Start of Supplied data
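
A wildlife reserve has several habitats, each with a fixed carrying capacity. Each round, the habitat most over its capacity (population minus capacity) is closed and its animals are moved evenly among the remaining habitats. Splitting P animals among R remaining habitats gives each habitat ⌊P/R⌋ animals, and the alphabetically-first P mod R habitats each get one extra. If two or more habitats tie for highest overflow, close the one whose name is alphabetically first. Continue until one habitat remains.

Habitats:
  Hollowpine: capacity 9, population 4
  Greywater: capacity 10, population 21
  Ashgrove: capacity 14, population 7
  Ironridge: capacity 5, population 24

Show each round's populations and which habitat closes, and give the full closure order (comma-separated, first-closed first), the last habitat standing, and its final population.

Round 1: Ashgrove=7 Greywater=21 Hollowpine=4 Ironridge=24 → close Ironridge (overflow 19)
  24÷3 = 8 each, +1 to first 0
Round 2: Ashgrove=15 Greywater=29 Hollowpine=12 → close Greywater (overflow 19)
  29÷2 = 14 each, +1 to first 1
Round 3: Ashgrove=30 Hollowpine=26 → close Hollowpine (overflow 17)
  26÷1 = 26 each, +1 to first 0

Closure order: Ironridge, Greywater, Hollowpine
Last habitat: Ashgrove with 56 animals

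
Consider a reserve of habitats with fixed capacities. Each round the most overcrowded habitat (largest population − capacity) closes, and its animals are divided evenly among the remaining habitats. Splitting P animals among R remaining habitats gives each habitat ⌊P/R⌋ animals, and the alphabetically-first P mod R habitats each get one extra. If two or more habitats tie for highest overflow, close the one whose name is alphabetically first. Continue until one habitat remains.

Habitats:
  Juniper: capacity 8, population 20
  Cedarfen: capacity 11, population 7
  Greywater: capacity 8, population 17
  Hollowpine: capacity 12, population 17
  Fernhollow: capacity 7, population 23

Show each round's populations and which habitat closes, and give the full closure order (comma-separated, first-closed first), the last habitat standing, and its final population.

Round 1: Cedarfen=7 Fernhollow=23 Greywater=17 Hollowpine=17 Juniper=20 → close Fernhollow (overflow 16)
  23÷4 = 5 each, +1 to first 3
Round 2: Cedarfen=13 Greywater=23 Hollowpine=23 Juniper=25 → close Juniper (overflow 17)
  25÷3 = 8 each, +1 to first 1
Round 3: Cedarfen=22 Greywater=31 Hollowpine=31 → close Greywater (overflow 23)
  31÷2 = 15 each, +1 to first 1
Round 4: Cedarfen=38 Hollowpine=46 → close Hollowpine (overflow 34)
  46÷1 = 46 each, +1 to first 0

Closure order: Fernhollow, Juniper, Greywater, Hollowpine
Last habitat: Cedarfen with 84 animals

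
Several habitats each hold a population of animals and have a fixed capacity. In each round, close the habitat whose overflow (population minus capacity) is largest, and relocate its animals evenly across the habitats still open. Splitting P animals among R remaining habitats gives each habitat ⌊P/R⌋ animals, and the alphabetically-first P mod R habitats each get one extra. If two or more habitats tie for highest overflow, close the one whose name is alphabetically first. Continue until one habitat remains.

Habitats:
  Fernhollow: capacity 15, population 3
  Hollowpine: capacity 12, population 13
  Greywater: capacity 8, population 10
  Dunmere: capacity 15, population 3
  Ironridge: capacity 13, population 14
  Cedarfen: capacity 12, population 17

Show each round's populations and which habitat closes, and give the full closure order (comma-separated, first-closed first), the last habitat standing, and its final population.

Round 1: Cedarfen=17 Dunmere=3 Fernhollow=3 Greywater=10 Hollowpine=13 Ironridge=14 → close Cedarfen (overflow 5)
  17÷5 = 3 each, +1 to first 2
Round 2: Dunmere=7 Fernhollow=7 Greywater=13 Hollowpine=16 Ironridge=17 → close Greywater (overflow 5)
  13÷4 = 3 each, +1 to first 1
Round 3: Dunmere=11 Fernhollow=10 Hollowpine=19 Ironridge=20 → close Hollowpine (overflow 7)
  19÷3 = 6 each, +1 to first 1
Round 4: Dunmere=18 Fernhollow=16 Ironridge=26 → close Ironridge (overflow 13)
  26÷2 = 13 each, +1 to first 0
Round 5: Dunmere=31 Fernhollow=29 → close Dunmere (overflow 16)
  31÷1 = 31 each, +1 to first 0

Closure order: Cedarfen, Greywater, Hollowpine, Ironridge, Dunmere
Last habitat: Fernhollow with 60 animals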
End of Supplied data
Please output the lines of the listing above that fall in the stretch from the one with "Ironridge: capacity 5, population 24" through the one with "Fernhollow: capacity 7, population 23", exactly and only those.

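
  Ironridge: capacity 5, population 24

Show each round's populations and which habitat closes, and give the full closure order (comma-separated, first-closed first), the last habitat standing, and its final population.

Round 1: Ashgrove=7 Greywater=21 Hollowpine=4 Ironridge=24 → close Ironridge (overflow 19)
  24÷3 = 8 each, +1 to first 0
Round 2: Ashgrove=15 Greywater=29 Hollowpine=12 → close Greywater (overflow 19)
  29÷2 = 14 each, +1 to first 1
Round 3: Ashgrove=30 Hollowpine=26 → close Hollowpine (overflow 17)
  26÷1 = 26 each, +1 to first 0

Closure order: Ironridge, Greywater, Hollowpine
Last habitat: Ashgrove with 56 animals

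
Consider a reserve of habitats with fixed capacities. Each round the most overcrowded habitat (largest population − capacity) closes, and its animals are divided evenly among the remaining habitats. Splitting P animals among R remaining habitats gives each habitat ⌊P/R⌋ animals, and the alphabetically-first P mod R habitats each get one extra. If two or more habitats tie for highest overflow, close the one whose name is alphabetically first. Continue until one habitat remains.

Habitats:
  Juniper: capacity 8, population 20
  Cedarfen: capacity 11, population 7
  Greywater: capacity 8, population 17
  Hollowpine: capacity 12, population 17
  Fernhollow: capacity 7, population 23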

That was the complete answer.